##### Provided data #####
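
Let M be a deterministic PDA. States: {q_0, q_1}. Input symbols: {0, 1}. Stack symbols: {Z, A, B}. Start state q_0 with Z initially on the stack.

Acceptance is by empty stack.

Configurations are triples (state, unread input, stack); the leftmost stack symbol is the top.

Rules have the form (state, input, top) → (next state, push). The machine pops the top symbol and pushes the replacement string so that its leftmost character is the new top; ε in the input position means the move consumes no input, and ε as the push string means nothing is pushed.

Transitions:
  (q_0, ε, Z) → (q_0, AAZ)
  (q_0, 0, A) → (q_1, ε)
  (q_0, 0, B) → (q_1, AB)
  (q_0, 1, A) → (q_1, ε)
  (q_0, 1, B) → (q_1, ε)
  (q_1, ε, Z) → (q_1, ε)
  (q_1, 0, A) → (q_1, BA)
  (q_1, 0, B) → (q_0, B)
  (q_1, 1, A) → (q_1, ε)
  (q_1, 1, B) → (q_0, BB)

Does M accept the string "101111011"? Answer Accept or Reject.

Accept

(q_0, 101111011, Z)
  ε-move, top Z: go to q_0, push AAZ → (q_0, 101111011, AAZ)
  read 1, top A: go to q_1, push ε → (q_1, 01111011, AZ)
  read 0, top A: go to q_1, push BA → (q_1, 1111011, BAZ)
  read 1, top B: go to q_0, push BB → (q_0, 111011, BBAZ)
  read 1, top B: go to q_1, push ε → (q_1, 11011, BAZ)
  read 1, top B: go to q_0, push BB → (q_0, 1011, BBAZ)
  read 1, top B: go to q_1, push ε → (q_1, 011, BAZ)
  read 0, top B: go to q_0, push B → (q_0, 11, BAZ)
  read 1, top B: go to q_1, push ε → (q_1, 1, AZ)
  read 1, top A: go to q_1, push ε → (q_1, ε, Z)
  ε-move, top Z: go to q_1, push ε → (q_1, ε, ε)
All input consumed and the stack is empty.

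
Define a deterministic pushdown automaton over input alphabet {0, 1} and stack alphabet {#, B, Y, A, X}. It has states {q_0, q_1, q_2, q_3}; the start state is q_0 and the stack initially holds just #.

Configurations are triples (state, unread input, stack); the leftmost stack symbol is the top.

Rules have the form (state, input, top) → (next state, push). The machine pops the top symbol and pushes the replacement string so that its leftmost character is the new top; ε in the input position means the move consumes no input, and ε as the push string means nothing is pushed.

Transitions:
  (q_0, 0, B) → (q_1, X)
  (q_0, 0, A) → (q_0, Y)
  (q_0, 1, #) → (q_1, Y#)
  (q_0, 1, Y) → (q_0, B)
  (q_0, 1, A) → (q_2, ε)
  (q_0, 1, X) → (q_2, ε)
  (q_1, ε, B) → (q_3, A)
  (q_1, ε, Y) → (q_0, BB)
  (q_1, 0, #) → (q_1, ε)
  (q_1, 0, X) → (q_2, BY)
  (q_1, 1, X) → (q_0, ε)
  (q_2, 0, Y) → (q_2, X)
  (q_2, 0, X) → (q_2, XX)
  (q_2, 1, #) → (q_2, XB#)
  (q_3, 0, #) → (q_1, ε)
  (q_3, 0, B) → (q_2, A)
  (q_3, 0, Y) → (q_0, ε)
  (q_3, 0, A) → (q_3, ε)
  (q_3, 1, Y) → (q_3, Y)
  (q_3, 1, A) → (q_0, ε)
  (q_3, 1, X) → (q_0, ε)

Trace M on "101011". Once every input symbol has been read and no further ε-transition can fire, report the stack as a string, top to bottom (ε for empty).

BB#

(q_0, 101011, #)
  read 1, top #: go to q_1, push Y# → (q_1, 01011, Y#)
  ε-move, top Y: go to q_0, push BB → (q_0, 01011, BB#)
  read 0, top B: go to q_1, push X → (q_1, 1011, XB#)
  read 1, top X: go to q_0, push ε → (q_0, 011, B#)
  read 0, top B: go to q_1, push X → (q_1, 11, X#)
  read 1, top X: go to q_0, push ε → (q_0, 1, #)
  read 1, top #: go to q_1, push Y# → (q_1, ε, Y#)
  ε-move, top Y: go to q_0, push BB → (q_0, ε, BB#)
All input consumed in state q_0 with stack BB#.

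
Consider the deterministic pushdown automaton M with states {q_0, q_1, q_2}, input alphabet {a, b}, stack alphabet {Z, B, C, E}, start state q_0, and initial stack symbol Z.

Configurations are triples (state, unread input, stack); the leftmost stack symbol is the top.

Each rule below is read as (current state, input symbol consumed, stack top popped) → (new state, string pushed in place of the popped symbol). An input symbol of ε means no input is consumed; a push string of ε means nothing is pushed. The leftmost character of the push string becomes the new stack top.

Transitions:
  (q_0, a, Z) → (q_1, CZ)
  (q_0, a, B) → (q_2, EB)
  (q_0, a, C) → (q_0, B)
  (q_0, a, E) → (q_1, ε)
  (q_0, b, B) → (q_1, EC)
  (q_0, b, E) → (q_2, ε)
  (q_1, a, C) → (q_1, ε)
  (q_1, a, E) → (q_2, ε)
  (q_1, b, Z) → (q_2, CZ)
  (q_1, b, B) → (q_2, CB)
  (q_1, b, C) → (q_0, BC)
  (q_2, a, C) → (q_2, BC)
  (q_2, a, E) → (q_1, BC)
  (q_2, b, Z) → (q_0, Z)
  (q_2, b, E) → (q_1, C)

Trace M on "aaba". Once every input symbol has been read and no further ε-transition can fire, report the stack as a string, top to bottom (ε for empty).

(q_0, aaba, Z)
  read a, top Z: go to q_1, push CZ → (q_1, aba, CZ)
  read a, top C: go to q_1, push ε → (q_1, ba, Z)
  read b, top Z: go to q_2, push CZ → (q_2, a, CZ)
  read a, top C: go to q_2, push BC → (q_2, ε, BCZ)
All input consumed in state q_2 with stack BCZ.

BCZ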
#####
• What to do
Please set down each of the entries above exactly as given.

• Answer below
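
Let M be a deterministic PDA. States: {q_0, q_1}. Input symbols: {0, 1}. Stack symbols: {Z, A, B}. Start state q_0 with Z initially on the stack.

Acceptance is by empty stack.

Configurations are triples (state, unread input, stack); the leftmost stack symbol is the top.

Rules have the form (state, input, top) → (next state, push). The machine pops the top symbol and pushes the replacement string so that its leftmost character is the new top; ε in the input position means the move consumes no input, and ε as the push string means nothing is pushed.

Transitions:
  (q_0, ε, Z) → (q_0, AAZ)
  (q_0, 0, A) → (q_1, ε)
  (q_0, 0, B) → (q_1, AB)
  (q_0, 1, A) → (q_1, ε)
  (q_0, 1, B) → (q_1, ε)
  (q_1, ε, Z) → (q_1, ε)
  (q_1, 0, A) → (q_1, BA)
  (q_1, 0, B) → (q_0, B)
  (q_1, 1, A) → (q_1, ε)
  (q_1, 1, B) → (q_0, BB)

Does M accept the string "101111011"? Answer Accept or Reject.

Accept

(q_0, 101111011, Z)
  ε-move, top Z: go to q_0, push AAZ → (q_0, 101111011, AAZ)
  read 1, top A: go to q_1, push ε → (q_1, 01111011, AZ)
  read 0, top A: go to q_1, push BA → (q_1, 1111011, BAZ)
  read 1, top B: go to q_0, push BB → (q_0, 111011, BBAZ)
  read 1, top B: go to q_1, push ε → (q_1, 11011, BAZ)
  read 1, top B: go to q_0, push BB → (q_0, 1011, BBAZ)
  read 1, top B: go to q_1, push ε → (q_1, 011, BAZ)
  read 0, top B: go to q_0, push B → (q_0, 11, BAZ)
  read 1, top B: go to q_1, push ε → (q_1, 1, AZ)
  read 1, top A: go to q_1, push ε → (q_1, ε, Z)
  ε-move, top Z: go to q_1, push ε → (q_1, ε, ε)
All input consumed and the stack is empty.

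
Define a deterministic pushdown automaton over input alphabet {0, 1} and stack alphabet {#, B, Y, A, X}. It has states {q_0, q_1, q_2, q_3}; the start state is q_0 and the stack initially holds just #.

Configurations are triples (state, unread input, stack); the leftmost stack symbol is the top.

Rules have the form (state, input, top) → (next state, push). The machine pops the top symbol and pushes the replacement string so that its leftmost character is the new top; ε in the input position means the move consumes no input, and ε as the push string means nothing is pushed.

Transitions:
  (q_0, 0, B) → (q_1, X)
  (q_0, 0, A) → (q_0, Y)
  (q_0, 1, #) → (q_1, Y#)
  (q_0, 1, Y) → (q_0, B)
  (q_0, 1, A) → (q_2, ε)
  (q_0, 1, X) → (q_2, ε)
  (q_1, ε, B) → (q_3, A)
  (q_1, ε, Y) → (q_0, BB)
  (q_1, 0, #) → (q_1, ε)
  (q_1, 0, X) → (q_2, BY)
  (q_1, 1, X) → (q_0, ε)
  (q_2, 0, Y) → (q_2, X)
  (q_2, 0, X) → (q_2, XX)
  (q_2, 1, #) → (q_2, XB#)
  (q_3, 0, #) → (q_1, ε)
  (q_3, 0, B) → (q_2, A)
  (q_3, 0, Y) → (q_0, ε)
  (q_3, 0, A) → (q_3, ε)
  (q_3, 1, Y) → (q_3, Y)
  (q_3, 1, A) → (q_0, ε)
  (q_3, 1, X) → (q_0, ε)

Trace M on "101011". Once every input symbol has been read and no further ε-transition can fire, report the stack as a string, top to bottom (ε for empty).

BB#

(q_0, 101011, #)
  read 1, top #: go to q_1, push Y# → (q_1, 01011, Y#)
  ε-move, top Y: go to q_0, push BB → (q_0, 01011, BB#)
  read 0, top B: go to q_1, push X → (q_1, 1011, XB#)
  read 1, top X: go to q_0, push ε → (q_0, 011, B#)
  read 0, top B: go to q_1, push X → (q_1, 11, X#)
  read 1, top X: go to q_0, push ε → (q_0, 1, #)
  read 1, top #: go to q_1, push Y# → (q_1, ε, Y#)
  ε-move, top Y: go to q_0, push BB → (q_0, ε, BB#)
All input consumed in state q_0 with stack BB#.

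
Consider the deterministic pushdown automaton M with states {q_0, q_1, q_2}, input alphabet {a, b}, stack alphabet {Z, B, C, E}, start state q_0, and initial stack symbol Z.

Configurations are triples (state, unread input, stack); the leftmost stack symbol is the top.

Each rule below is read as (current state, input symbol consumed, stack top popped) → (new state, string pushed in place of the popped symbol). An input symbol of ε means no input is consumed; a push string of ε means nothing is pushed. The leftmost character of the push string becomes the new stack top.

Transitions:
  (q_0, a, Z) → (q_1, CZ)
  (q_0, a, B) → (q_2, EB)
  (q_0, a, C) → (q_0, B)
  (q_0, a, E) → (q_1, ε)
  (q_0, b, B) → (q_1, EC)
  (q_0, b, E) → (q_2, ε)
  (q_1, a, C) → (q_1, ε)
  (q_1, a, E) → (q_2, ε)
  (q_1, b, Z) → (q_2, CZ)
  (q_1, b, B) → (q_2, CB)
  (q_1, b, C) → (q_0, BC)
  (q_2, a, C) → (q_2, BC)
  (q_2, a, E) → (q_1, BC)
  (q_2, b, Z) → (q_0, Z)
  (q_2, b, E) → (q_1, C)

Trace M on "aaba". Once every input symbol has been read and no further ε-transition can fire, report the stack as a string, top to bottom (ε for empty).

(q_0, aaba, Z)
  read a, top Z: go to q_1, push CZ → (q_1, aba, CZ)
  read a, top C: go to q_1, push ε → (q_1, ba, Z)
  read b, top Z: go to q_2, push CZ → (q_2, a, CZ)
  read a, top C: go to q_2, push BC → (q_2, ε, BCZ)
All input consumed in state q_2 with stack BCZ.

BCZ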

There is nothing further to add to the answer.